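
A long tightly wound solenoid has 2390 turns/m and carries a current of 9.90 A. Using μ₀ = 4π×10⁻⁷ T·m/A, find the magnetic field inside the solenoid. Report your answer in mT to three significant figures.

B ≈ 29.7 mT

Inside a long solenoid, B = μ₀nI.
B = (4π×10⁻⁷)(2.390×10^3 m⁻¹)(9.90 A) = 2.973×10^-2 T.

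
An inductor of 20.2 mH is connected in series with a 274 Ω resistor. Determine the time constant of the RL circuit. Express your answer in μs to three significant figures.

τ ≈ 73.7 μs

τ = L/R = (2.020×10^-2 H)/(274 Ω) = 7.372×10^-5 s.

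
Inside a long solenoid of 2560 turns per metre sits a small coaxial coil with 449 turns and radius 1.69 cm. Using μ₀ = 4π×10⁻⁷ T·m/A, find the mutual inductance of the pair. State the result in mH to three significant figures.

The outer solenoid produces a uniform field B₁ = μ₀n₁I₁ across the inner coil,
so the flux linkage is N₂Φ = N₂B₁A₂ = μ₀n₁N₂A₂·I₁, giving M = μ₀n₁N₂A₂.
A₂ = πr² = π(1.690×10^-2 m)² = 8.973×10^-4 m².
M = (4π×10⁻⁷)(2560)(449)(8.973×10^-4) = 1.296×10^-3 H.

M ≈ 1.30 mH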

+-------+

Directions >> Repeat the material from above exactly, word for word.

Reply to the task >>
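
A long tightly wound solenoid has 2390 turns/m and carries a current of 9.90 A. Using μ₀ = 4π×10⁻⁷ T·m/A, find the magnetic field inside the solenoid. Report your answer in mT to three significant figures.

B ≈ 29.7 mT

Inside a long solenoid, B = μ₀nI.
B = (4π×10⁻⁷)(2.390×10^3 m⁻¹)(9.90 A) = 2.973×10^-2 T.

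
An inductor of 20.2 mH is connected in series with a 274 Ω resistor. Determine the time constant of the RL circuit. Express your answer in μs to three significant figures.

τ ≈ 73.7 μs

τ = L/R = (2.020×10^-2 H)/(274 Ω) = 7.372×10^-5 s.

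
Inside a long solenoid of 2560 turns per metre sits a small coaxial coil with 449 turns and radius 1.69 cm. Using μ₀ = 4π×10⁻⁷ T·m/A, find the mutual inductance of the pair. State the result in mH to three significant figures.

The outer solenoid produces a uniform field B₁ = μ₀n₁I₁ across the inner coil,
so the flux linkage is N₂Φ = N₂B₁A₂ = μ₀n₁N₂A₂·I₁, giving M = μ₀n₁N₂A₂.
A₂ = πr² = π(1.690×10^-2 m)² = 8.973×10^-4 m².
M = (4π×10⁻⁷)(2560)(449)(8.973×10^-4) = 1.296×10^-3 H.

M ≈ 1.30 mH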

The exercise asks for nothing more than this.